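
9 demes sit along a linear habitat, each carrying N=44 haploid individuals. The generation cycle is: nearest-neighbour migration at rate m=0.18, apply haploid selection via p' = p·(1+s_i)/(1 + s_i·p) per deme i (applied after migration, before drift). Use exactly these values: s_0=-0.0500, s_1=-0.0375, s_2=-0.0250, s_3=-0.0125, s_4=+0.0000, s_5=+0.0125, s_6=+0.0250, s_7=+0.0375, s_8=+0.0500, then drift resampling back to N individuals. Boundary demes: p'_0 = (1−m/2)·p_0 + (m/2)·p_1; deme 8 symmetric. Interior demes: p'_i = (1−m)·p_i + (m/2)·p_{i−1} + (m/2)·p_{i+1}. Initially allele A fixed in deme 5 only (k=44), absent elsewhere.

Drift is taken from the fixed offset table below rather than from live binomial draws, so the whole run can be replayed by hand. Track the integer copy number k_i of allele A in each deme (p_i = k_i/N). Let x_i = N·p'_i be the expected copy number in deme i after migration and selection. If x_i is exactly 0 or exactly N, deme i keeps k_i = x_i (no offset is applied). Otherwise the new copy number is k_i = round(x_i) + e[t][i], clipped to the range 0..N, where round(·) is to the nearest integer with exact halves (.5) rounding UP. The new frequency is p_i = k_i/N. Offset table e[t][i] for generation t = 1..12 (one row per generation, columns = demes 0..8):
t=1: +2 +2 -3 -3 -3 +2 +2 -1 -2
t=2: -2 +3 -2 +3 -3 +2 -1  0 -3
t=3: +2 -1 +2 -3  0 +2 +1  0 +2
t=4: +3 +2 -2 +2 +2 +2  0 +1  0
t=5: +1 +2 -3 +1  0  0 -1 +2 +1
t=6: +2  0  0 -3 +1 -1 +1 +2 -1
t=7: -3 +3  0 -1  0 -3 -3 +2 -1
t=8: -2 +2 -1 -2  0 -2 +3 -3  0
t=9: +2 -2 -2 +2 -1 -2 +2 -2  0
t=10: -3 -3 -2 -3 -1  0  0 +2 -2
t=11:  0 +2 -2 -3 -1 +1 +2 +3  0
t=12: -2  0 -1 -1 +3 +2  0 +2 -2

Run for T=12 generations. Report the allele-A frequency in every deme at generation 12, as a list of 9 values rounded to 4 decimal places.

t=0: k=[0 0 0 0 0 44 0 0 0]
t=1: x=[0.0000 0.0000 0.0000 0.0000 3.9600 36.1604 4.0499 0.0000 0.0000] k=[0 0 0 0 1 38 6 0 0]
t=2: x=[0.0000 0.0000 0.0000 0.0889 4.2400 31.8993 8.5082 0.5600 0.0000] k=[0 0 0 3 1 34 8 1 0]
t=3: x=[0.0000 0.0000 0.2633 2.5200 4.1500 28.8138 9.8981 1.5957 0.0945] k=[0 0 2 0 4 31 11 2 2]
t=4: x=[0.0000 0.1733 1.6005 0.5333 6.0700 26.9000 12.2066 2.9084 2.0952] k=[0 2 0 3 8 29 12 4 2]
t=5: x=[0.1710 1.5807 0.4389 3.1431 9.4400 25.7129 13.0354 4.6921 2.2833] k=[1 4 0 4 9 26 12 7 3]
t=6: x=[1.2082 3.2530 0.7023 4.0436 10.0800 23.3462 13.0354 7.3117 3.5146] k=[3 3 1 1 11 22 14 9 3]
t=7: x=[2.8597 2.7208 1.1513 1.8773 11.0900 20.4259 14.5091 9.1745 3.7021] k=[0 6 1 1 11 17 12 11 3]
t=8: x=[0.5133 4.8428 1.4149 1.8773 10.6400 16.1367 12.5806 10.6646 3.8896] k=[0 7 0 0 11 14 16 8 4]
t=9: x=[0.5989 5.5519 0.6145 0.9779 10.2800 14.0284 15.3458 8.6121 4.5554] k=[3 4 0 3 9 12 17 7 5]
t=10: x=[2.9458 3.4272 0.6145 3.2321 8.7300 12.2897 15.8999 7.9571 5.4072] k=[0 0 0 0 8 12 16 10 3]
t=11: x=[0.0000 0.0000 0.0000 0.7111 7.6400 12.1087 15.3458 10.1955 3.7958] k=[0 0 0 0 7 13 17 13 4]
t=12: x=[0.0000 0.0000 0.0000 0.6222 6.9100 12.9331 16.5341 12.8828 5.0230] k=[0 0 0 0 10 15 17 15 3]

[0.0000, 0.0000, 0.0000, 0.0000, 0.2273, 0.3409, 0.3864, 0.3409, 0.0682]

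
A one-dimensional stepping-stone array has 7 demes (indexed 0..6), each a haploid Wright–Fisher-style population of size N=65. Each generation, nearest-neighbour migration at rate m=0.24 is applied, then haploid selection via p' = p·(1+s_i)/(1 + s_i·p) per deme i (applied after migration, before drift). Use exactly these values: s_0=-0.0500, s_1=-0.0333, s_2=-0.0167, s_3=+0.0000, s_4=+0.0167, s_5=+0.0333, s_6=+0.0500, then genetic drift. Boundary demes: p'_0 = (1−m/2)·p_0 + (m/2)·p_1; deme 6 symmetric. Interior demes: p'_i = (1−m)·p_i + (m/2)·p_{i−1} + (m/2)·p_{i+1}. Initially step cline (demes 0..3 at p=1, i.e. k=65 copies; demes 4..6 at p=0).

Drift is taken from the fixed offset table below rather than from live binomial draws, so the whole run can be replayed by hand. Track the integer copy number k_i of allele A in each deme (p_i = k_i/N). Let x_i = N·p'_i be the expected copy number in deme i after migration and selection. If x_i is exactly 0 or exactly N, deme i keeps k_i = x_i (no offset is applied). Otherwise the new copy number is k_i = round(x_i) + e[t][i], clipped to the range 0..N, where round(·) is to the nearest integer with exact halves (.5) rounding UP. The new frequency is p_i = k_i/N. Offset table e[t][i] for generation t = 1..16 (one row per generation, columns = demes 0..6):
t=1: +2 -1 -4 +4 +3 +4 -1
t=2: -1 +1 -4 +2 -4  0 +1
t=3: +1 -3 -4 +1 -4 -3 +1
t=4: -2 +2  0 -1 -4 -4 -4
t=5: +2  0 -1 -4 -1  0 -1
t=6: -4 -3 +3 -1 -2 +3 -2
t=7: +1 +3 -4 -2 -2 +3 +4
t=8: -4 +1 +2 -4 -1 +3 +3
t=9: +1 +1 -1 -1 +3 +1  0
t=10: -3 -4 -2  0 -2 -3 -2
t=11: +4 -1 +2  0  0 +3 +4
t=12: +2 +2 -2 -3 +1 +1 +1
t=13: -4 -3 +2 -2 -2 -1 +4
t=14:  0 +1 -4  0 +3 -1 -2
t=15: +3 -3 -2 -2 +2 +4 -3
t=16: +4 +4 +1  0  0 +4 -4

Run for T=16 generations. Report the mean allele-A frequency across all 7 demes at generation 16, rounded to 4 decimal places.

0.5297

t=0: k=[65 65 65 65 0 0 0]
t=1: x=[65.0000 65.0000 65.0000 57.2000 7.9144 0.0000 0.0000] k=[65 65 65 61 11 0 0]
t=2: x=[65.0000 65.0000 64.5119 55.4800 15.8779 1.3630 0.0000] k=[65 65 61 57 12 1 0]
t=3: x=[65.0000 64.5036 60.9363 52.0800 16.2813 2.2707 0.1260] k=[65 62 57 53 12 0 1]
t=4: x=[64.6212 61.6541 57.0026 48.5600 15.6762 1.6107 0.9234] k=[63 64 57 48 12 0 0]
t=5: x=[63.0241 62.9746 56.6381 44.7600 15.0709 1.4869 0.0000] k=[65 63 56 41 14 1 0]
t=6: x=[64.7474 62.3141 54.8971 39.5600 15.8779 2.5181 0.1260] k=[61 59 58 39 14 6 0]
t=7: x=[60.5521 58.9363 55.7067 38.2800 16.2409 6.4272 0.7556] k=[62 62 52 36 14 9 5]
t=8: x=[61.8498 60.6650 51.0968 35.2800 16.2409 9.3799 5.7298] k=[58 62 53 31 15 12 9]
t=9: x=[58.1729 60.2943 51.2584 31.7200 16.7652 12.3238 9.7577] k=[59 61 50 31 20 13 10]
t=10: x=[58.9650 59.2654 48.8363 31.9600 20.7130 13.8334 10.7920] k=[56 55 47 32 19 11 9]
t=11: x=[55.4704 53.8506 45.9339 32.2400 19.8275 12.0380 9.6335] k=[59 53 48 32 20 15 14]
t=12: x=[57.9646 52.7877 46.4576 32.4800 21.0752 15.8696 14.6667] k=[60 55 44 29 22 17 16]
t=13: x=[59.1319 53.9734 43.2771 29.9600 22.4829 17.9018 16.7187] k=[55 51 45 28 20 17 21]
t=14: x=[54.0612 50.3798 43.4380 29.0800 20.8338 18.2671 21.2112] k=[54 51 39 29 24 17 19]
t=15: x=[53.1511 49.5242 38.9777 29.6000 24.0102 18.5106 19.4178] k=[56 47 37 28 26 23 16]
t=16: x=[54.4754 46.4341 36.8515 28.8400 26.1384 23.0045 17.4559] k=[58 50 38 29 26 27 13]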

Problem to solve:
Copy out the entries exactly. Begin at the first line and end with the line that has "0 +2 -2 -3 -1".

Solution to this exercise:
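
9 demes sit along a linear habitat, each carrying N=44 haploid individuals. The generation cycle is: nearest-neighbour migration at rate m=0.18, apply haploid selection via p' = p·(1+s_i)/(1 + s_i·p) per deme i (applied after migration, before drift). Use exactly these values: s_0=-0.0500, s_1=-0.0375, s_2=-0.0250, s_3=-0.0125, s_4=+0.0000, s_5=+0.0125, s_6=+0.0250, s_7=+0.0375, s_8=+0.0500, then drift resampling back to N individuals. Boundary demes: p'_0 = (1−m/2)·p_0 + (m/2)·p_1; deme 8 symmetric. Interior demes: p'_i = (1−m)·p_i + (m/2)·p_{i−1} + (m/2)·p_{i+1}. Initially allele A fixed in deme 5 only (k=44), absent elsewhere.

Drift is taken from the fixed offset table below rather than from live binomial draws, so the whole run can be replayed by hand. Track the integer copy number k_i of allele A in each deme (p_i = k_i/N). Let x_i = N·p'_i be the expected copy number in deme i after migration and selection. If x_i is exactly 0 or exactly N, deme i keeps k_i = x_i (no offset is applied). Otherwise the new copy number is k_i = round(x_i) + e[t][i], clipped to the range 0..N, where round(·) is to the nearest integer with exact halves (.5) rounding UP. The new frequency is p_i = k_i/N. Offset table e[t][i] for generation t = 1..12 (one row per generation, columns = demes 0..8):
t=1: +2 +2 -3 -3 -3 +2 +2 -1 -2
t=2: -2 +3 -2 +3 -3 +2 -1  0 -3
t=3: +2 -1 +2 -3  0 +2 +1  0 +2
t=4: +3 +2 -2 +2 +2 +2  0 +1  0
t=5: +1 +2 -3 +1  0  0 -1 +2 +1
t=6: +2  0  0 -3 +1 -1 +1 +2 -1
t=7: -3 +3  0 -1  0 -3 -3 +2 -1
t=8: -2 +2 -1 -2  0 -2 +3 -3  0
t=9: +2 -2 -2 +2 -1 -2 +2 -2  0
t=10: -3 -3 -2 -3 -1  0  0 +2 -2
t=11:  0 +2 -2 -3 -1 +1 +2 +3  0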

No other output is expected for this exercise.